▼

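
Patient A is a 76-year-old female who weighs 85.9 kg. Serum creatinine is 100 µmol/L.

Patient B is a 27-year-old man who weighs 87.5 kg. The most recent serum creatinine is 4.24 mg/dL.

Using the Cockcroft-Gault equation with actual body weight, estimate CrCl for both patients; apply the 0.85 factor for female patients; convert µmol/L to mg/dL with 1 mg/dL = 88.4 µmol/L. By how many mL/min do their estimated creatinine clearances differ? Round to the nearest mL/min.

25 mL/min

Patient A: SCr = 100 / 88.4 = 1.131 mg/dL
Patient A: CrCl = (140 − 76) × 85.9 / (72 × 1.131) × 0.85 = 5497.6 / 81.43 × 0.85 ≈ 57.4 mL/min
Patient B: CrCl = (140 − 27) × 87.5 / (72 × 4.24) = 9887.5 / 305.28 ≈ 32.4 mL/min
|57.4 − 32.4| = 25.0 mL/min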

▲

• Brief: Look for the line that contains "Using the Cockcroft-Gault" in the entries above. Set it down, along with all later lines, exactly as written.

• Reply to the task:
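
Using the Cockcroft-Gault equation with actual body weight, estimate CrCl for both patients; apply the 0.85 factor for female patients; convert µmol/L to mg/dL with 1 mg/dL = 88.4 µmol/L. By how many mL/min do their estimated creatinine clearances differ? Round to the nearest mL/min.

25 mL/min

Patient A: SCr = 100 / 88.4 = 1.131 mg/dL
Patient A: CrCl = (140 − 76) × 85.9 / (72 × 1.131) × 0.85 = 5497.6 / 81.43 × 0.85 ≈ 57.4 mL/min
Patient B: CrCl = (140 − 27) × 87.5 / (72 × 4.24) = 9887.5 / 305.28 ≈ 32.4 mL/min
|57.4 − 32.4| = 25.0 mL/min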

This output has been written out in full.